_EXERCISE DATA_
============

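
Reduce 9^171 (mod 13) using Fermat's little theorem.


Fermat's little theorem: if p is prime and gcd(a,p)=1, then a^(p-1) ≡ 1 (mod p)
p = 13 is prime, gcd(9,13) = 1
Reduce exponent: 171 mod 12 = 3
So 9^171 ≡ 9^3 (mod 13)
9^3 mod 13 = 1

9^171 ≡ 1 (mod 13)


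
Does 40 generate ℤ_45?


g generates ℤ_n iff gcd(g, n) = 1
gcd(40, 45) = 5
Since gcd = 5 ≠ 1, ⟨40⟩ has order 9 < 45, so 40 is not a generator.

No, 40 does not generate ℤ_45


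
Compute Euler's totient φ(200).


Factor n: 200 = 2^3 × 5^2
φ(n) = n · ∏(1 - 1/p) over distinct primes p | n
φ(200) = 200 · (1 - 1/2) · (1 - 1/5) = 80

φ(200) = 80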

============

_YOUR INSTRUCTIONS_
In full and without alteration, return every line above.

_ANSWER SECTION_
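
Reduce 9^171 (mod 13) using Fermat's little theorem.


Fermat's little theorem: if p is prime and gcd(a,p)=1, then a^(p-1) ≡ 1 (mod p)
p = 13 is prime, gcd(9,13) = 1
Reduce exponent: 171 mod 12 = 3
So 9^171 ≡ 9^3 (mod 13)
9^3 mod 13 = 1

9^171 ≡ 1 (mod 13)


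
Does 40 generate ℤ_45?


g generates ℤ_n iff gcd(g, n) = 1
gcd(40, 45) = 5
Since gcd = 5 ≠ 1, ⟨40⟩ has order 9 < 45, so 40 is not a generator.

No, 40 does not generate ℤ_45


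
Compute Euler's totient φ(200).


Factor n: 200 = 2^3 × 5^2
φ(n) = n · ∏(1 - 1/p) over distinct primes p | n
φ(200) = 200 · (1 - 1/2) · (1 - 1/5) = 80

φ(200) = 80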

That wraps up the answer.